---------- Information given

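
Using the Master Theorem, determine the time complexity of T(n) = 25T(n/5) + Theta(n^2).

Master Theorem for T(n) = 25T(n/5) + O(n^2):

a = 25, b = 5, c = 2
log_b(a) = log_5(25) = 2.0000

Case 2: c = 2 = log_5(25) = 2.0000
T(n) = O(n^2 log n) = O(n^2 log n)

For T(n) = 25T(n/5) + O(n^2): log_5(25) = 2.0000. This is Case 2 of the Master Theorem (c = log_b(a), equal work at all levels), giving O(n^2 log n).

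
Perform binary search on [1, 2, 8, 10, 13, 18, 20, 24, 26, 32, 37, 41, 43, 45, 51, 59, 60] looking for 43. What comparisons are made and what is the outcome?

Binary search for 43 in [1, 2, 8, 10, 13, 18, 20, 24, 26, 32, 37, 41, 43, 45, 51, 59, 60]:

lo=0, hi=16, mid=8, arr[mid]=26 -> 26 < 43, search right half
lo=9, hi=16, mid=12, arr[mid]=43 -> Found target at index 12!

Binary search finds 43 at index 12 after 2 comparisons. The search repeatedly halves the search space by comparing with the middle element.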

--------------------

**Task brief:** Your task is to repeat each of the records above exactly.

**Result of this task:**
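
Using the Master Theorem, determine the time complexity of T(n) = 25T(n/5) + Theta(n^2).

Master Theorem for T(n) = 25T(n/5) + O(n^2):

a = 25, b = 5, c = 2
log_b(a) = log_5(25) = 2.0000

Case 2: c = 2 = log_5(25) = 2.0000
T(n) = O(n^2 log n) = O(n^2 log n)

For T(n) = 25T(n/5) + O(n^2): log_5(25) = 2.0000. This is Case 2 of the Master Theorem (c = log_b(a), equal work at all levels), giving O(n^2 log n).

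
Perform binary search on [1, 2, 8, 10, 13, 18, 20, 24, 26, 32, 37, 41, 43, 45, 51, 59, 60] looking for 43. What comparisons are made and what is the outcome?

Binary search for 43 in [1, 2, 8, 10, 13, 18, 20, 24, 26, 32, 37, 41, 43, 45, 51, 59, 60]:

lo=0, hi=16, mid=8, arr[mid]=26 -> 26 < 43, search right half
lo=9, hi=16, mid=12, arr[mid]=43 -> Found target at index 12!

Binary search finds 43 at index 12 after 2 comparisons. The search repeatedly halves the search space by comparing with the middle element.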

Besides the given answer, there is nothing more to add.